**Records shown:**
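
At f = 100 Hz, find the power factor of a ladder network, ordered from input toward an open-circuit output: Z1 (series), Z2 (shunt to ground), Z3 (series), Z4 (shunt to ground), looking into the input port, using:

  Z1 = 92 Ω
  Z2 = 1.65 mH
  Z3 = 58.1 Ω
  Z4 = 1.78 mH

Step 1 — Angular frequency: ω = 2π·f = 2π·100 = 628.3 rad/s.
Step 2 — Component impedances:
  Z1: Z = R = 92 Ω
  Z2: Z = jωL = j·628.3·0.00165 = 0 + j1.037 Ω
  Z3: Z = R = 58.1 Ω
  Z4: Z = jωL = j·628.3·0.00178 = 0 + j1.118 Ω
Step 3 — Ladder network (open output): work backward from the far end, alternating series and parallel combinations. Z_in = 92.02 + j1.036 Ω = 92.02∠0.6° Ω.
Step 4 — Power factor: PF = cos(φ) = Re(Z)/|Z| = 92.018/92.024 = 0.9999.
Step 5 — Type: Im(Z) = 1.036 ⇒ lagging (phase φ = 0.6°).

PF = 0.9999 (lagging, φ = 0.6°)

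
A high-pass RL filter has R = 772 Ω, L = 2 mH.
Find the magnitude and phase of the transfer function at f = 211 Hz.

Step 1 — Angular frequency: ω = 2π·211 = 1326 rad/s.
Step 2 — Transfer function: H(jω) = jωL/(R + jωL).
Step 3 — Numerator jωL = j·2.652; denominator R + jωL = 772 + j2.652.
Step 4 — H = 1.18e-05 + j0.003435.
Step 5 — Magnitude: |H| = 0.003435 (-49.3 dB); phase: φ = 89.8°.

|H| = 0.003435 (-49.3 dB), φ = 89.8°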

**Work task:** Word for word, restate each record in the listing.

**Expected answer:**
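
At f = 100 Hz, find the power factor of a ladder network, ordered from input toward an open-circuit output: Z1 (series), Z2 (shunt to ground), Z3 (series), Z4 (shunt to ground), looking into the input port, using:

  Z1 = 92 Ω
  Z2 = 1.65 mH
  Z3 = 58.1 Ω
  Z4 = 1.78 mH

Step 1 — Angular frequency: ω = 2π·f = 2π·100 = 628.3 rad/s.
Step 2 — Component impedances:
  Z1: Z = R = 92 Ω
  Z2: Z = jωL = j·628.3·0.00165 = 0 + j1.037 Ω
  Z3: Z = R = 58.1 Ω
  Z4: Z = jωL = j·628.3·0.00178 = 0 + j1.118 Ω
Step 3 — Ladder network (open output): work backward from the far end, alternating series and parallel combinations. Z_in = 92.02 + j1.036 Ω = 92.02∠0.6° Ω.
Step 4 — Power factor: PF = cos(φ) = Re(Z)/|Z| = 92.018/92.024 = 0.9999.
Step 5 — Type: Im(Z) = 1.036 ⇒ lagging (phase φ = 0.6°).

PF = 0.9999 (lagging, φ = 0.6°)

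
A high-pass RL filter has R = 772 Ω, L = 2 mH.
Find the magnitude and phase of the transfer function at f = 211 Hz.

Step 1 — Angular frequency: ω = 2π·211 = 1326 rad/s.
Step 2 — Transfer function: H(jω) = jωL/(R + jωL).
Step 3 — Numerator jωL = j·2.652; denominator R + jωL = 772 + j2.652.
Step 4 — H = 1.18e-05 + j0.003435.
Step 5 — Magnitude: |H| = 0.003435 (-49.3 dB); phase: φ = 89.8°.

|H| = 0.003435 (-49.3 dB), φ = 89.8°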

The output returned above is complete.